» ACTION ITEM
Set down the line that contains "Work over the integers" and every line after it to the end of the entries, exactly as they stand and nothing more.

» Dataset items
::::

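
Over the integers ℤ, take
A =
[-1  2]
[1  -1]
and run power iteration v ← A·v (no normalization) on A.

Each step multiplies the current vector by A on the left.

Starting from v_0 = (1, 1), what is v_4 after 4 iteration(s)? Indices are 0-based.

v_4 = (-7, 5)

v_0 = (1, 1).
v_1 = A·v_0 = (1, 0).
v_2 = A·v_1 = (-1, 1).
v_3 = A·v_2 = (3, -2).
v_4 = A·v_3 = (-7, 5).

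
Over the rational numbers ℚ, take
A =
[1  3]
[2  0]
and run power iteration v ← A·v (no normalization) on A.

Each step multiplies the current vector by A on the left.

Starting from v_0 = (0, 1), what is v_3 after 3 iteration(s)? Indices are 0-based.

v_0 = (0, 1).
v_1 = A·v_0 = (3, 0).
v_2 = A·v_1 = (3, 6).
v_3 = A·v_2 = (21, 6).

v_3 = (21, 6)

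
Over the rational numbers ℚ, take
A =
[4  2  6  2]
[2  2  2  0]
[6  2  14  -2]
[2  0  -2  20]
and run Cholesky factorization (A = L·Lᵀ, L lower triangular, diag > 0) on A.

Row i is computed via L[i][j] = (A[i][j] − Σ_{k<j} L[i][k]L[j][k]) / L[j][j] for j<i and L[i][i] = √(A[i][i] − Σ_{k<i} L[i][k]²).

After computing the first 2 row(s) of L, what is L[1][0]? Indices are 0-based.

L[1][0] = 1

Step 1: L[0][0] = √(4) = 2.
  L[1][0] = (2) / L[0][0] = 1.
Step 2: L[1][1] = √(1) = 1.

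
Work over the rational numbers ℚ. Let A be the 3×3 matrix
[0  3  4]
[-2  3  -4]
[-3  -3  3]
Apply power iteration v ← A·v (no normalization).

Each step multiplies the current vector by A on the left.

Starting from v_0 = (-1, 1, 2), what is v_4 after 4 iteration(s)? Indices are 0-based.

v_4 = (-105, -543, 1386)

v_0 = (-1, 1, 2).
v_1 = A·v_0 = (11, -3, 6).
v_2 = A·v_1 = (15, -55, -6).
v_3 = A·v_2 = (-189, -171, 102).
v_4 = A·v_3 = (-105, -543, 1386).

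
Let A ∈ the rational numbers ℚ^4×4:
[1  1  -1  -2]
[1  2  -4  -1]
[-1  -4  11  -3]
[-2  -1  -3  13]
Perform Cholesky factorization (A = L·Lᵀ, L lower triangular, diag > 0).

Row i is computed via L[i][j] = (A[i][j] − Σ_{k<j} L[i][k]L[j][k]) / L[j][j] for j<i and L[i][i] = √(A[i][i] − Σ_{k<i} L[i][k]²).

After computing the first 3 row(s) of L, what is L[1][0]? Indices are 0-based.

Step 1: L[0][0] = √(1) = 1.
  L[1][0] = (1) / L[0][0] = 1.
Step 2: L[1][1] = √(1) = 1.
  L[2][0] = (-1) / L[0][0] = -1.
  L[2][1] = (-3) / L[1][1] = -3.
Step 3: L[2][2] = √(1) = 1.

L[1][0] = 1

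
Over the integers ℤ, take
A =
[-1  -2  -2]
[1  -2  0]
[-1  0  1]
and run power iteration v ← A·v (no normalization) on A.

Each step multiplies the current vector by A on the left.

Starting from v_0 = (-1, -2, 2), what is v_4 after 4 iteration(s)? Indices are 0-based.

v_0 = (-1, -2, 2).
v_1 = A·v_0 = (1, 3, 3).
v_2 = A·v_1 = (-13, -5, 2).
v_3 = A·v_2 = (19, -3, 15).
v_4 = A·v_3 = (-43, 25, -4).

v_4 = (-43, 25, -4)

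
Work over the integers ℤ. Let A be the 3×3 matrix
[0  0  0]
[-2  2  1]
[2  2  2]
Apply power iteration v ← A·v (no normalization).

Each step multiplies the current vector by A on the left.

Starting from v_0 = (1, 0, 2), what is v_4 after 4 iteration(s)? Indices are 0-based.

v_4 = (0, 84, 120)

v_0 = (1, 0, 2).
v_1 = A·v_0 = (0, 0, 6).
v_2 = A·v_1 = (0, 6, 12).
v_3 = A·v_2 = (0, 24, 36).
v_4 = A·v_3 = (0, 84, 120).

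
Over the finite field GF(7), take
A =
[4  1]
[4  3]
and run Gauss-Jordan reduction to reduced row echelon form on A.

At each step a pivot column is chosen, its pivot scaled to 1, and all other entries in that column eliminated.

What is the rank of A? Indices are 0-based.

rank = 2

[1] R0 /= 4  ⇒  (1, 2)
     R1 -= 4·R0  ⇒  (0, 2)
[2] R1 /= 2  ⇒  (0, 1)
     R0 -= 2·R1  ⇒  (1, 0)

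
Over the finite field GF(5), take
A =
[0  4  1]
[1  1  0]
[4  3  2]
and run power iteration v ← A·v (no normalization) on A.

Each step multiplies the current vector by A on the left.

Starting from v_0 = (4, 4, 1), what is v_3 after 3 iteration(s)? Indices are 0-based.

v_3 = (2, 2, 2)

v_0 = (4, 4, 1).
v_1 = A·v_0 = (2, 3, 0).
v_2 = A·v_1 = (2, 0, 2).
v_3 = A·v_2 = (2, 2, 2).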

::::

» TASK RESPONSE
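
Work over the integers ℤ. Let A be the 3×3 matrix
[0  0  0]
[-2  2  1]
[2  2  2]
Apply power iteration v ← A·v (no normalization).

Each step multiplies the current vector by A on the left.

Starting from v_0 = (1, 0, 2), what is v_4 after 4 iteration(s)? Indices are 0-based.

v_4 = (0, 84, 120)

v_0 = (1, 0, 2).
v_1 = A·v_0 = (0, 0, 6).
v_2 = A·v_1 = (0, 6, 12).
v_3 = A·v_2 = (0, 24, 36).
v_4 = A·v_3 = (0, 84, 120).

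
Over the finite field GF(7), take
A =
[4  1]
[4  3]
and run Gauss-Jordan reduction to reduced row echelon form on A.

At each step a pivot column is chosen, its pivot scaled to 1, and all other entries in that column eliminated.

What is the rank of A? Indices are 0-based.

rank = 2

[1] R0 /= 4  ⇒  (1, 2)
     R1 -= 4·R0  ⇒  (0, 2)
[2] R1 /= 2  ⇒  (0, 1)
     R0 -= 2·R1  ⇒  (1, 0)

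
Over the finite field GF(5), take
A =
[0  4  1]
[1  1  0]
[4  3  2]
and run power iteration v ← A·v (no normalization) on A.

Each step multiplies the current vector by A on the left.

Starting from v_0 = (4, 4, 1), what is v_3 after 3 iteration(s)? Indices are 0-based.

v_3 = (2, 2, 2)

v_0 = (4, 4, 1).
v_1 = A·v_0 = (2, 3, 0).
v_2 = A·v_1 = (2, 0, 2).
v_3 = A·v_2 = (2, 2, 2).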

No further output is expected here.